(Saved entries)
*** Begin section ***

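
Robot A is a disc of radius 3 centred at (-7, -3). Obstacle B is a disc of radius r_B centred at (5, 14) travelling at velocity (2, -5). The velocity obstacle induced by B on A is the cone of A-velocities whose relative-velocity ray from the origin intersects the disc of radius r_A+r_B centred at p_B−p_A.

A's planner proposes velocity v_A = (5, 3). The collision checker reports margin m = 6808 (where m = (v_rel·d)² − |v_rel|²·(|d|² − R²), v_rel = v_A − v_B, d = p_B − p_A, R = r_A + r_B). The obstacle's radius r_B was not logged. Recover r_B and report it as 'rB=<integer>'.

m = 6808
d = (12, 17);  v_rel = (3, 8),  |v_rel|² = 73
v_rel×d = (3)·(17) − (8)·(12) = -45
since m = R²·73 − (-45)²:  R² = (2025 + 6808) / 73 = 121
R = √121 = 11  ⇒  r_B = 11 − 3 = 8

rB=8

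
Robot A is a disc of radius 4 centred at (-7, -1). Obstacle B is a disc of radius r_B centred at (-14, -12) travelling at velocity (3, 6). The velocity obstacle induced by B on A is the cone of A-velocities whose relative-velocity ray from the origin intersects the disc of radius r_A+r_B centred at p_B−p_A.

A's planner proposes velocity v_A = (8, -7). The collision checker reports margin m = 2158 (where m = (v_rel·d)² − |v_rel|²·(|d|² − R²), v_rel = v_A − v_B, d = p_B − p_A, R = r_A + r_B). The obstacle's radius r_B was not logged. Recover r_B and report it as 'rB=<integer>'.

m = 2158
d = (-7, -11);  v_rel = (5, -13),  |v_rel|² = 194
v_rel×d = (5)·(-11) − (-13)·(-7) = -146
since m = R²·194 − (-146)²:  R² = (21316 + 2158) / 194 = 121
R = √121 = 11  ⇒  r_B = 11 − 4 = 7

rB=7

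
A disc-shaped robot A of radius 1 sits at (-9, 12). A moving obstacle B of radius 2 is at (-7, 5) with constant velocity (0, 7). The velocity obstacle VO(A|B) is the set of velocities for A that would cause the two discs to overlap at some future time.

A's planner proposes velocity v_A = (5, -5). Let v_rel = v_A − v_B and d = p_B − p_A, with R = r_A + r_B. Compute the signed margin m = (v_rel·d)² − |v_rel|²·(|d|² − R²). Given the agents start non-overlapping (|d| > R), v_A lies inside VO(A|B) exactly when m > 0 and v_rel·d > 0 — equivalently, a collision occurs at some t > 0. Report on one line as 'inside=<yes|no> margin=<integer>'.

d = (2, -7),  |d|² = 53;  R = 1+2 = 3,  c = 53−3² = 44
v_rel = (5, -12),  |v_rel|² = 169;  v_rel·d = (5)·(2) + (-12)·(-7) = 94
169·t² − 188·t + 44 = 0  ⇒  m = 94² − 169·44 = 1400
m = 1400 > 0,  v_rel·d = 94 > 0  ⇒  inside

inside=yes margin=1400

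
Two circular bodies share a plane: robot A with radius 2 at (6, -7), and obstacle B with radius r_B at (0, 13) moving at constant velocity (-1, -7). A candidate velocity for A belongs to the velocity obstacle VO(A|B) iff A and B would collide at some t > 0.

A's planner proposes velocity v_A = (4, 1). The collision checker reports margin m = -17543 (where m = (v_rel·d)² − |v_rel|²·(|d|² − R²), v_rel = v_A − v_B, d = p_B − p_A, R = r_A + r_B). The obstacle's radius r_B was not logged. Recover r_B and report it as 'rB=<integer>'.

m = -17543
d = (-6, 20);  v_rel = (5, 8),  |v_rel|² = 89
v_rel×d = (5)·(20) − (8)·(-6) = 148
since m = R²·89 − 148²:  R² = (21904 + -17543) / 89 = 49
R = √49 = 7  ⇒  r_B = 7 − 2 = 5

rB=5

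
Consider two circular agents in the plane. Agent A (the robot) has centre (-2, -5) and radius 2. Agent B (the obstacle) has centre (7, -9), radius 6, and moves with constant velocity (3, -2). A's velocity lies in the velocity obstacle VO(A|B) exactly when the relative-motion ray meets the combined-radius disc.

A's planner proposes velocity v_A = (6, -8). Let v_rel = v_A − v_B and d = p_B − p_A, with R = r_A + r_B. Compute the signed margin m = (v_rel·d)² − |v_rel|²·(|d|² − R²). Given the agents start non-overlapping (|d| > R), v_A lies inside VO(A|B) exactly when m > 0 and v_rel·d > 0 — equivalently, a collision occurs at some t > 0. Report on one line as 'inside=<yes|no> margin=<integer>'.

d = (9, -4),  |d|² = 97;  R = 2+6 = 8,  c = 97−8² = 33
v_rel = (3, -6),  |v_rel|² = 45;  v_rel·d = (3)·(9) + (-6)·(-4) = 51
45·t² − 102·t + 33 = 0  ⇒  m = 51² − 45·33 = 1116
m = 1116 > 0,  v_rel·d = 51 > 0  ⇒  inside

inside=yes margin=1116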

*** End section ***

Your task for the entries above: copy exactly the span starting with the line with "Robot A is a disc of radius 4" and going on through the line with "A disc-shaped robot", both lines included, and nothing else.

- _RESULT FOR THIS TASK_
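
Robot A is a disc of radius 4 centred at (-7, -1). Obstacle B is a disc of radius r_B centred at (-14, -12) travelling at velocity (3, 6). The velocity obstacle induced by B on A is the cone of A-velocities whose relative-velocity ray from the origin intersects the disc of radius r_A+r_B centred at p_B−p_A.

A's planner proposes velocity v_A = (8, -7). The collision checker reports margin m = 2158 (where m = (v_rel·d)² − |v_rel|²·(|d|² − R²), v_rel = v_A − v_B, d = p_B − p_A, R = r_A + r_B). The obstacle's radius r_B was not logged. Recover r_B and report it as 'rB=<integer>'.

m = 2158
d = (-7, -11);  v_rel = (5, -13),  |v_rel|² = 194
v_rel×d = (5)·(-11) − (-13)·(-7) = -146
since m = R²·194 − (-146)²:  R² = (21316 + 2158) / 194 = 121
R = √121 = 11  ⇒  r_B = 11 − 4 = 7

rB=7

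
A disc-shaped robot A of radius 1 sits at (-9, 12). A moving obstacle B of radius 2 is at (-7, 5) with constant velocity (0, 7). The velocity obstacle VO(A|B) is the set of velocities for A that would cause the two discs to overlap at some future time.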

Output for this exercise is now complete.